PROBLEM TO SOLVE. Your answer should be the lines below from the one with "d^2/dg^2 [(g +" to the one with "Iteratively Factor: k^3", both included, given again exactly and with nothing added.

*** Opening of AVAILABLE DATA ***

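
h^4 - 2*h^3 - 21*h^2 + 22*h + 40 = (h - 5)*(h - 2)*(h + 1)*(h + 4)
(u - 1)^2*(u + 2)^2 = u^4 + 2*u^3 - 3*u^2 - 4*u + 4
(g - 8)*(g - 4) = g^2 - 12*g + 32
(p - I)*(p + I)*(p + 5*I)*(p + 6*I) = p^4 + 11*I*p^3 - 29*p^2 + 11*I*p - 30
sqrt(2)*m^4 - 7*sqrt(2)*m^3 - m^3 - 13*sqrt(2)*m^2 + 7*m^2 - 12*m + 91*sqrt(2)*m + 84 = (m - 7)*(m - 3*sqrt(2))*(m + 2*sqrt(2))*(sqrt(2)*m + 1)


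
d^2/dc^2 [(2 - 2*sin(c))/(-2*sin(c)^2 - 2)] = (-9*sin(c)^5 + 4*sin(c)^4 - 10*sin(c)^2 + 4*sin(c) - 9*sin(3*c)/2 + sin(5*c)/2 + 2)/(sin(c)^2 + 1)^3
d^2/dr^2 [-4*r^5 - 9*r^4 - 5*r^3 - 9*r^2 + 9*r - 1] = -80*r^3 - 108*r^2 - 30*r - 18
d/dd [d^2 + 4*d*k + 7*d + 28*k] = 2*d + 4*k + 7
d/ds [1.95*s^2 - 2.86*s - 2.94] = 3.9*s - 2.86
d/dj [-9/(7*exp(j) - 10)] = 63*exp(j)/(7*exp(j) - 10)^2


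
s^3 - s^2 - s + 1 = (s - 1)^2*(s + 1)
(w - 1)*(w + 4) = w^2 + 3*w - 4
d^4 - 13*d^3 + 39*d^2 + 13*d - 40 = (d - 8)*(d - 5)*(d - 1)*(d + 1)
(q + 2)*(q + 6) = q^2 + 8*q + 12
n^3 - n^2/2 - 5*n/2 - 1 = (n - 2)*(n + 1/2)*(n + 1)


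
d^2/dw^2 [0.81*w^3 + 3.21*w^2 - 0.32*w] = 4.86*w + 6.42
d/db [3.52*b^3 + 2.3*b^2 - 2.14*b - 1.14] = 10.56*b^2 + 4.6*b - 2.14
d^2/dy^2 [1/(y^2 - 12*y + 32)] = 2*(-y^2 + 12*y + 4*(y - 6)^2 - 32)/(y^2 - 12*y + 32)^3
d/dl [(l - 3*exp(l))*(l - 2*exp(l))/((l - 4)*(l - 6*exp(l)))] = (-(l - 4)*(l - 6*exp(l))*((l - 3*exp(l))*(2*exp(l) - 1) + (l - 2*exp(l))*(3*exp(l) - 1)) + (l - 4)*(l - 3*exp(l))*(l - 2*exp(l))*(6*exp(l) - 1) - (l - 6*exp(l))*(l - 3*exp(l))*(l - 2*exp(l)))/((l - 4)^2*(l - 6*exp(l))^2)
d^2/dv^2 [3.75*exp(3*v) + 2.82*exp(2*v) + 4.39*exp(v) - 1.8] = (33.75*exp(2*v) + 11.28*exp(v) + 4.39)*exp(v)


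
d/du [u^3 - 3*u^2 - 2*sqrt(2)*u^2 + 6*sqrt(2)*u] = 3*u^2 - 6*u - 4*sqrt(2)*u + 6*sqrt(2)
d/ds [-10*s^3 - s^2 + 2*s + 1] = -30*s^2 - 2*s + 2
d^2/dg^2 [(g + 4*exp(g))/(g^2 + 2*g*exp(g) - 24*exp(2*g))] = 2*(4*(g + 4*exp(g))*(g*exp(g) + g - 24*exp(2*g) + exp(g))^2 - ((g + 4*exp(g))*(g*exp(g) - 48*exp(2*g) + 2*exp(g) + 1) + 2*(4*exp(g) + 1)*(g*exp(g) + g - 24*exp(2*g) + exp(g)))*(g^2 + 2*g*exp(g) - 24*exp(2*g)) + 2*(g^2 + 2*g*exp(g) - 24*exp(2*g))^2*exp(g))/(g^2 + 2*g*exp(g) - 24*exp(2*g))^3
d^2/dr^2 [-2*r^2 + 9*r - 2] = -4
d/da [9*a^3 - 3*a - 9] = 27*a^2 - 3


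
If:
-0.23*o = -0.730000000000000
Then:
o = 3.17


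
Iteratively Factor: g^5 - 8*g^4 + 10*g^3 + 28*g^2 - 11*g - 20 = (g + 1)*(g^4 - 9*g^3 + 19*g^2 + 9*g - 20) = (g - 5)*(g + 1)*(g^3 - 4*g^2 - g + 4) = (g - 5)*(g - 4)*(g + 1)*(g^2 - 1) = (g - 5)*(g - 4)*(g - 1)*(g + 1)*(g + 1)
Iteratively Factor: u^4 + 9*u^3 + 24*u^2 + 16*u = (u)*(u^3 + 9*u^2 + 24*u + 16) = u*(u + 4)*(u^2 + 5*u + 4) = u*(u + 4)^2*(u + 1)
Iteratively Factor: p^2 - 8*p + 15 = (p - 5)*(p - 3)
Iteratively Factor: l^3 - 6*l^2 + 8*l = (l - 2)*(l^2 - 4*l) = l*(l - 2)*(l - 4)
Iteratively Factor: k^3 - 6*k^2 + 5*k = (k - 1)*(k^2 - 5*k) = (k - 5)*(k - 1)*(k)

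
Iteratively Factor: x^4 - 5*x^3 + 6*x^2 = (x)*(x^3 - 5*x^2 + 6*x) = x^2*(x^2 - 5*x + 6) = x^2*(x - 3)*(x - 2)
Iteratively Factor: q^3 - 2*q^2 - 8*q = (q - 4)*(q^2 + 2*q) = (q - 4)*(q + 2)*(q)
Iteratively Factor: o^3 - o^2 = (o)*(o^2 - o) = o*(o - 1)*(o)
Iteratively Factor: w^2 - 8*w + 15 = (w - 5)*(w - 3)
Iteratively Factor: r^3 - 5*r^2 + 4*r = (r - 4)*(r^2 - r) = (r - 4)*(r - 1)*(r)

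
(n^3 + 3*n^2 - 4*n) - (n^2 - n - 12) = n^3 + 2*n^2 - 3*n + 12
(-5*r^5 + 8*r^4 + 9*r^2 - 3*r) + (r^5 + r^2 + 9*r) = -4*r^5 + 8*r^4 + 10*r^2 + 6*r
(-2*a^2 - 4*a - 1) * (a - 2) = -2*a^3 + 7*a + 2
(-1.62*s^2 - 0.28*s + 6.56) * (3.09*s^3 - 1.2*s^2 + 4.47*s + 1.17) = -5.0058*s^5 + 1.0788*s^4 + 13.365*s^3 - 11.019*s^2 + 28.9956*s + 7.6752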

*** Close of AVAILABLE DATA ***

RESPONSE TO THIS TASK.
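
d^2/dg^2 [(g + 4*exp(g))/(g^2 + 2*g*exp(g) - 24*exp(2*g))] = 2*(4*(g + 4*exp(g))*(g*exp(g) + g - 24*exp(2*g) + exp(g))^2 - ((g + 4*exp(g))*(g*exp(g) - 48*exp(2*g) + 2*exp(g) + 1) + 2*(4*exp(g) + 1)*(g*exp(g) + g - 24*exp(2*g) + exp(g)))*(g^2 + 2*g*exp(g) - 24*exp(2*g)) + 2*(g^2 + 2*g*exp(g) - 24*exp(2*g))^2*exp(g))/(g^2 + 2*g*exp(g) - 24*exp(2*g))^3
d^2/dr^2 [-2*r^2 + 9*r - 2] = -4
d/da [9*a^3 - 3*a - 9] = 27*a^2 - 3


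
If:
-0.23*o = -0.730000000000000
Then:
o = 3.17


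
Iteratively Factor: g^5 - 8*g^4 + 10*g^3 + 28*g^2 - 11*g - 20 = (g + 1)*(g^4 - 9*g^3 + 19*g^2 + 9*g - 20) = (g - 5)*(g + 1)*(g^3 - 4*g^2 - g + 4) = (g - 5)*(g - 4)*(g + 1)*(g^2 - 1) = (g - 5)*(g - 4)*(g - 1)*(g + 1)*(g + 1)
Iteratively Factor: u^4 + 9*u^3 + 24*u^2 + 16*u = (u)*(u^3 + 9*u^2 + 24*u + 16) = u*(u + 4)*(u^2 + 5*u + 4) = u*(u + 4)^2*(u + 1)
Iteratively Factor: p^2 - 8*p + 15 = (p - 5)*(p - 3)
Iteratively Factor: l^3 - 6*l^2 + 8*l = (l - 2)*(l^2 - 4*l) = l*(l - 2)*(l - 4)
Iteratively Factor: k^3 - 6*k^2 + 5*k = (k - 1)*(k^2 - 5*k) = (k - 5)*(k - 1)*(k)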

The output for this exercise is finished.